* Your task
Every record must be repeated precisely as it stands.

* Listed entries
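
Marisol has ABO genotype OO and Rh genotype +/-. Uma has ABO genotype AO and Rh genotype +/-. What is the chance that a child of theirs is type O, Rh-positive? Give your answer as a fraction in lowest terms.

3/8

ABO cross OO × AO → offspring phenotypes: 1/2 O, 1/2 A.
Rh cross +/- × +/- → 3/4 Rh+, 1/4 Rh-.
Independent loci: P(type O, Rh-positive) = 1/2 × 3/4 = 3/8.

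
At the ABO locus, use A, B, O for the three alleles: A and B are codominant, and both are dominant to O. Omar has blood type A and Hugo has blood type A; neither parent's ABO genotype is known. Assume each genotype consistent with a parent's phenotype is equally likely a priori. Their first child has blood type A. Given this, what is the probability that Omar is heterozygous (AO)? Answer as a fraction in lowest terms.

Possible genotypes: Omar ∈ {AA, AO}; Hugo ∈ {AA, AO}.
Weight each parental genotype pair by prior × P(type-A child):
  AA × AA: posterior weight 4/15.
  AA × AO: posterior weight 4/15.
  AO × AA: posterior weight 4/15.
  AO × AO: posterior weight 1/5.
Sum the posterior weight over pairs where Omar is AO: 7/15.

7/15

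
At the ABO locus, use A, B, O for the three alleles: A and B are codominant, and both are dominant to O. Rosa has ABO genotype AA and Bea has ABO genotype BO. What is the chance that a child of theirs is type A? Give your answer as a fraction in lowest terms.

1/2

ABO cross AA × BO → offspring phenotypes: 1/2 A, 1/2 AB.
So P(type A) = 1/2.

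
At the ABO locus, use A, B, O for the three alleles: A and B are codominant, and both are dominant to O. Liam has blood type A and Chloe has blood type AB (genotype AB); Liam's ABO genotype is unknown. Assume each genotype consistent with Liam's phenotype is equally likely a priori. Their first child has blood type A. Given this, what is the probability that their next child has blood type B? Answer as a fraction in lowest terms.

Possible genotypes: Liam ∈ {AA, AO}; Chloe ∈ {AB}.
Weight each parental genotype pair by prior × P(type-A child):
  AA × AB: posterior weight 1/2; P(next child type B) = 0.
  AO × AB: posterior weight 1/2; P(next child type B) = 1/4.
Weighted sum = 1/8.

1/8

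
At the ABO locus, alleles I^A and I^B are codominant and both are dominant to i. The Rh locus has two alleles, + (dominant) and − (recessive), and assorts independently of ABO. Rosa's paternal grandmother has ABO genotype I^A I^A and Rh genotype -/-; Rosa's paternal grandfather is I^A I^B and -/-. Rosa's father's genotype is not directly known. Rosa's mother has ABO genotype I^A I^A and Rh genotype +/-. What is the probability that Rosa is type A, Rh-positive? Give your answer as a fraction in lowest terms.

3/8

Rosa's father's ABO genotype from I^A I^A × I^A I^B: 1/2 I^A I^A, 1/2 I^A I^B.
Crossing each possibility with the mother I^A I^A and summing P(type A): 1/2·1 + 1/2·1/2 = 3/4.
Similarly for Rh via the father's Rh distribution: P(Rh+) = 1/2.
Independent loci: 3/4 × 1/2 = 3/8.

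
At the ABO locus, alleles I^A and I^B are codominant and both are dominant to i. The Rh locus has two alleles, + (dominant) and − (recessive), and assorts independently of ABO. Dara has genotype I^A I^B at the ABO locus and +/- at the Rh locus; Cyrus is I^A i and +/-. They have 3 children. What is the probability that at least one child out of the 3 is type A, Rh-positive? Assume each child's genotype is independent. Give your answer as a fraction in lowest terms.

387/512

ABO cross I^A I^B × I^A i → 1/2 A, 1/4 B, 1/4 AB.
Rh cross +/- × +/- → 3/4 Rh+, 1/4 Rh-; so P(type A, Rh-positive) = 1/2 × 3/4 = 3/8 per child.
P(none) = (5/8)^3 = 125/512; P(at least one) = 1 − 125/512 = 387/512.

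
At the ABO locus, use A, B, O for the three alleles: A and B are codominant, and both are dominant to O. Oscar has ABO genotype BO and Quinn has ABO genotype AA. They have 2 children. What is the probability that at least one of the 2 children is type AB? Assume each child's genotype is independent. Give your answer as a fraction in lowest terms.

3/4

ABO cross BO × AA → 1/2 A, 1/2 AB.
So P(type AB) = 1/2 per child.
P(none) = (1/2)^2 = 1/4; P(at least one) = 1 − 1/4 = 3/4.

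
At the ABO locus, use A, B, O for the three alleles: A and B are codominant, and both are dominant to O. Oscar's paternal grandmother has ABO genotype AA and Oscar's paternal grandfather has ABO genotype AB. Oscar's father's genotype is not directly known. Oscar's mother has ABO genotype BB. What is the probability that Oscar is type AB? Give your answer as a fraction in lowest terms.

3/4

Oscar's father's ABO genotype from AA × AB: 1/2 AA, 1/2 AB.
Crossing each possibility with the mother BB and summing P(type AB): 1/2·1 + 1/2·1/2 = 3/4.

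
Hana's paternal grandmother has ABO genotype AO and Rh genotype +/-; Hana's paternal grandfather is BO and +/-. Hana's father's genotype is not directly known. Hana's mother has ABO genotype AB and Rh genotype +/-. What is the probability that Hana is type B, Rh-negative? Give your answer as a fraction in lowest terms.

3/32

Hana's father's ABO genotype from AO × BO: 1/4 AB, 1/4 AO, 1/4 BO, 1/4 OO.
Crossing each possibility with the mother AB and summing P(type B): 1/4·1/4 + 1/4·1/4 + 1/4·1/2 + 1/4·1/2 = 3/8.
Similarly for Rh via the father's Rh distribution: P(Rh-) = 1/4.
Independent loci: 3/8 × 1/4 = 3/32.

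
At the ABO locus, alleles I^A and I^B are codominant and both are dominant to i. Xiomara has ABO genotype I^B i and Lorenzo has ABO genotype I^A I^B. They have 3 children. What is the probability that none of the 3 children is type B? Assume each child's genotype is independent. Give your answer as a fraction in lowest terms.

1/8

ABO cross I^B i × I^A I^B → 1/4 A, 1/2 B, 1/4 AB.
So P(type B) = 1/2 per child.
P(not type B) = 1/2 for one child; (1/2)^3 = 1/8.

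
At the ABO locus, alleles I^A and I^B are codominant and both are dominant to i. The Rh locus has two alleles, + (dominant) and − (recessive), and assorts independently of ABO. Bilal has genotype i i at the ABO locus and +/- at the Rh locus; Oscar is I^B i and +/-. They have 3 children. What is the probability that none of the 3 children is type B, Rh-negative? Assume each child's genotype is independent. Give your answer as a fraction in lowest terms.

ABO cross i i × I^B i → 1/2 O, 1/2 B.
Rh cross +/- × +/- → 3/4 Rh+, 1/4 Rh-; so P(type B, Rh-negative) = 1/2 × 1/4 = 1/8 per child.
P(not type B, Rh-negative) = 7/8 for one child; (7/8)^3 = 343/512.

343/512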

* Result of this task
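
Marisol has ABO genotype OO and Rh genotype +/-. Uma has ABO genotype AO and Rh genotype +/-. What is the chance that a child of theirs is type O, Rh-positive? Give your answer as a fraction in lowest terms.

3/8

ABO cross OO × AO → offspring phenotypes: 1/2 O, 1/2 A.
Rh cross +/- × +/- → 3/4 Rh+, 1/4 Rh-.
Independent loci: P(type O, Rh-positive) = 1/2 × 3/4 = 3/8.

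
At the ABO locus, use A, B, O for the three alleles: A and B are codominant, and both are dominant to O. Omar has blood type A and Hugo has blood type A; neither parent's ABO genotype is known. Assume each genotype consistent with a parent's phenotype is equally likely a priori. Their first child has blood type A. Given this, what is the probability that Omar is heterozygous (AO)? Answer as a fraction in lowest terms.

Possible genotypes: Omar ∈ {AA, AO}; Hugo ∈ {AA, AO}.
Weight each parental genotype pair by prior × P(type-A child):
  AA × AA: posterior weight 4/15.
  AA × AO: posterior weight 4/15.
  AO × AA: posterior weight 4/15.
  AO × AO: posterior weight 1/5.
Sum the posterior weight over pairs where Omar is AO: 7/15.

7/15

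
At the ABO locus, use A, B, O for the three alleles: A and B are codominant, and both are dominant to O. Rosa has ABO genotype AA and Bea has ABO genotype BO. What is the chance that a child of theirs is type A? Give your answer as a fraction in lowest terms.

1/2

ABO cross AA × BO → offspring phenotypes: 1/2 A, 1/2 AB.
So P(type A) = 1/2.

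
At the ABO locus, use A, B, O for the three alleles: A and B are codominant, and both are dominant to O. Liam has blood type A and Chloe has blood type AB (genotype AB); Liam's ABO genotype is unknown. Assume each genotype consistent with Liam's phenotype is equally likely a priori. Their first child has blood type A. Given this, what is the probability that their next child has blood type B? Answer as a fraction in lowest terms.

Possible genotypes: Liam ∈ {AA, AO}; Chloe ∈ {AB}.
Weight each parental genotype pair by prior × P(type-A child):
  AA × AB: posterior weight 1/2; P(next child type B) = 0.
  AO × AB: posterior weight 1/2; P(next child type B) = 1/4.
Weighted sum = 1/8.

1/8

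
At the ABO locus, alleles I^A and I^B are codominant and both are dominant to i. The Rh locus has two alleles, + (dominant) and − (recessive), and assorts independently of ABO. Rosa's paternal grandmother has ABO genotype I^A I^A and Rh genotype -/-; Rosa's paternal grandfather is I^A I^B and -/-. Rosa's father's genotype is not directly known. Rosa's mother has ABO genotype I^A I^A and Rh genotype +/-. What is the probability that Rosa is type A, Rh-positive? Give your answer as a fraction in lowest terms.

3/8

Rosa's father's ABO genotype from I^A I^A × I^A I^B: 1/2 I^A I^A, 1/2 I^A I^B.
Crossing each possibility with the mother I^A I^A and summing P(type A): 1/2·1 + 1/2·1/2 = 3/4.
Similarly for Rh via the father's Rh distribution: P(Rh+) = 1/2.
Independent loci: 3/4 × 1/2 = 3/8.

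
At the ABO locus, alleles I^A and I^B are codominant and both are dominant to i. The Rh locus has two alleles, + (dominant) and − (recessive), and assorts independently of ABO. Dara has genotype I^A I^B at the ABO locus and +/- at the Rh locus; Cyrus is I^A i and +/-. They have 3 children. What is the probability that at least one child out of the 3 is type A, Rh-positive? Assume each child's genotype is independent. Give your answer as a fraction in lowest terms.

387/512

ABO cross I^A I^B × I^A i → 1/2 A, 1/4 B, 1/4 AB.
Rh cross +/- × +/- → 3/4 Rh+, 1/4 Rh-; so P(type A, Rh-positive) = 1/2 × 3/4 = 3/8 per child.
P(none) = (5/8)^3 = 125/512; P(at least one) = 1 − 125/512 = 387/512.

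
At the ABO locus, use A, B, O for the three alleles: A and B are codominant, and both are dominant to O. Oscar has ABO genotype BO and Quinn has ABO genotype AA. They have 2 children. What is the probability that at least one of the 2 children is type AB? Assume each child's genotype is independent. Give your answer as a fraction in lowest terms.

3/4

ABO cross BO × AA → 1/2 A, 1/2 AB.
So P(type AB) = 1/2 per child.
P(none) = (1/2)^2 = 1/4; P(at least one) = 1 − 1/4 = 3/4.

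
At the ABO locus, use A, B, O for the three alleles: A and B are codominant, and both are dominant to O. Oscar's paternal grandmother has ABO genotype AA and Oscar's paternal grandfather has ABO genotype AB. Oscar's father's genotype is not directly known. Oscar's mother has ABO genotype BB. What is the probability that Oscar is type AB? Give your answer as a fraction in lowest terms.

3/4

Oscar's father's ABO genotype from AA × AB: 1/2 AA, 1/2 AB.
Crossing each possibility with the mother BB and summing P(type AB): 1/2·1 + 1/2·1/2 = 3/4.

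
Hana's paternal grandmother has ABO genotype AO and Rh genotype +/-; Hana's paternal grandfather is BO and +/-. Hana's father's genotype is not directly known. Hana's mother has ABO genotype AB and Rh genotype +/-. What is the probability that Hana is type B, Rh-negative? Give your answer as a fraction in lowest terms.

3/32

Hana's father's ABO genotype from AO × BO: 1/4 AB, 1/4 AO, 1/4 BO, 1/4 OO.
Crossing each possibility with the mother AB and summing P(type B): 1/4·1/4 + 1/4·1/4 + 1/4·1/2 + 1/4·1/2 = 3/8.
Similarly for Rh via the father's Rh distribution: P(Rh-) = 1/4.
Independent loci: 3/8 × 1/4 = 3/32.

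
At the ABO locus, alleles I^A and I^B are codominant and both are dominant to i. Xiomara has ABO genotype I^B i and Lorenzo has ABO genotype I^A I^B. They have 3 children. What is the probability that none of the 3 children is type B? Assume each child's genotype is independent. Give your answer as a fraction in lowest terms.

1/8

ABO cross I^B i × I^A I^B → 1/4 A, 1/2 B, 1/4 AB.
So P(type B) = 1/2 per child.
P(not type B) = 1/2 for one child; (1/2)^3 = 1/8.

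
At the ABO locus, alleles I^A and I^B are codominant and both are dominant to i. The Rh locus has two alleles, + (dominant) and − (recessive), and assorts independently of ABO. Bilal has genotype i i at the ABO locus and +/- at the Rh locus; Oscar is I^B i and +/-. They have 3 children. What is the probability that none of the 3 children is type B, Rh-negative? Assume each child's genotype is independent. Give your answer as a fraction in lowest terms.

ABO cross i i × I^B i → 1/2 O, 1/2 B.
Rh cross +/- × +/- → 3/4 Rh+, 1/4 Rh-; so P(type B, Rh-negative) = 1/2 × 1/4 = 1/8 per child.
P(not type B, Rh-negative) = 7/8 for one child; (7/8)^3 = 343/512.

343/512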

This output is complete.